== Provided records ==

-------

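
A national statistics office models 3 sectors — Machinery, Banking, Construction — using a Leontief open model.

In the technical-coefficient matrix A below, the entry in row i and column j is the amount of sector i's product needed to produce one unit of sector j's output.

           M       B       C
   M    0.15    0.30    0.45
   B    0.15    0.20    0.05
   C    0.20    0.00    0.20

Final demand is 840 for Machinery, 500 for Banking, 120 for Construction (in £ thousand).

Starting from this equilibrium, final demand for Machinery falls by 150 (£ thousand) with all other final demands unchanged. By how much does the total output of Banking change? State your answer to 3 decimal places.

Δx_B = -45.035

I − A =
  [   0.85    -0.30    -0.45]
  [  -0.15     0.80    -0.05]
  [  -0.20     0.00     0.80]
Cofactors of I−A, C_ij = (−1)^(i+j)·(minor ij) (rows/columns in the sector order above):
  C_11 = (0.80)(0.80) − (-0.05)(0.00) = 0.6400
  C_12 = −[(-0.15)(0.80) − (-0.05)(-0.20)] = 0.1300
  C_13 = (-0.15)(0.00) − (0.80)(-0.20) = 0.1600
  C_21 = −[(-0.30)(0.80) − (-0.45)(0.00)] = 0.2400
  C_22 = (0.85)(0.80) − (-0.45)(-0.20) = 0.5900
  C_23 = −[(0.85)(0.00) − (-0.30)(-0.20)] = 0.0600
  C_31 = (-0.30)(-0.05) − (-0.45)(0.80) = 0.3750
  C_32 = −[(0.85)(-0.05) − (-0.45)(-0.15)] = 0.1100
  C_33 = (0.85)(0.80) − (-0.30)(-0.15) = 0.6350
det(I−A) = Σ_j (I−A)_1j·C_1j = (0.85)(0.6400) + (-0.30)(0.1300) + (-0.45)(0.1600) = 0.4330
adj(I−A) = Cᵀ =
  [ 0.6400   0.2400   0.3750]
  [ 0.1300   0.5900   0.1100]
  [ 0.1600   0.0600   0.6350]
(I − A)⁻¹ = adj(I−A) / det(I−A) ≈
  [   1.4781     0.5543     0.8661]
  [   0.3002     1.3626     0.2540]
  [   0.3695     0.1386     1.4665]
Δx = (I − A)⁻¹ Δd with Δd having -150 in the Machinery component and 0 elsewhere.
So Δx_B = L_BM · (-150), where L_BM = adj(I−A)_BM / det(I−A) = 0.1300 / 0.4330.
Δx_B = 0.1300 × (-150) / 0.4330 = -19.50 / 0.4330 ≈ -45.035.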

-------

For each entry above, write out an exact copy.

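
A national statistics office models 3 sectors — Machinery, Banking, Construction — using a Leontief open model.

In the technical-coefficient matrix A below, the entry in row i and column j is the amount of sector i's product needed to produce one unit of sector j's output.

           M       B       C
   M    0.15    0.30    0.45
   B    0.15    0.20    0.05
   C    0.20    0.00    0.20

Final demand is 840 for Machinery, 500 for Banking, 120 for Construction (in £ thousand).

Starting from this equilibrium, final demand for Machinery falls by 150 (£ thousand) with all other final demands unchanged. By how much does the total output of Banking change? State your answer to 3 decimal places.

Δx_B = -45.035

I − A =
  [   0.85    -0.30    -0.45]
  [  -0.15     0.80    -0.05]
  [  -0.20     0.00     0.80]
Cofactors of I−A, C_ij = (−1)^(i+j)·(minor ij) (rows/columns in the sector order above):
  C_11 = (0.80)(0.80) − (-0.05)(0.00) = 0.6400
  C_12 = −[(-0.15)(0.80) − (-0.05)(-0.20)] = 0.1300
  C_13 = (-0.15)(0.00) − (0.80)(-0.20) = 0.1600
  C_21 = −[(-0.30)(0.80) − (-0.45)(0.00)] = 0.2400
  C_22 = (0.85)(0.80) − (-0.45)(-0.20) = 0.5900
  C_23 = −[(0.85)(0.00) − (-0.30)(-0.20)] = 0.0600
  C_31 = (-0.30)(-0.05) − (-0.45)(0.80) = 0.3750
  C_32 = −[(0.85)(-0.05) − (-0.45)(-0.15)] = 0.1100
  C_33 = (0.85)(0.80) − (-0.30)(-0.15) = 0.6350
det(I−A) = Σ_j (I−A)_1j·C_1j = (0.85)(0.6400) + (-0.30)(0.1300) + (-0.45)(0.1600) = 0.4330
adj(I−A) = Cᵀ =
  [ 0.6400   0.2400   0.3750]
  [ 0.1300   0.5900   0.1100]
  [ 0.1600   0.0600   0.6350]
(I − A)⁻¹ = adj(I−A) / det(I−A) ≈
  [   1.4781     0.5543     0.8661]
  [   0.3002     1.3626     0.2540]
  [   0.3695     0.1386     1.4665]
Δx = (I − A)⁻¹ Δd with Δd having -150 in the Machinery component and 0 elsewhere.
So Δx_B = L_BM · (-150), where L_BM = adj(I−A)_BM / det(I−A) = 0.1300 / 0.4330.
Δx_B = 0.1300 × (-150) / 0.4330 = -19.50 / 0.4330 ≈ -45.035.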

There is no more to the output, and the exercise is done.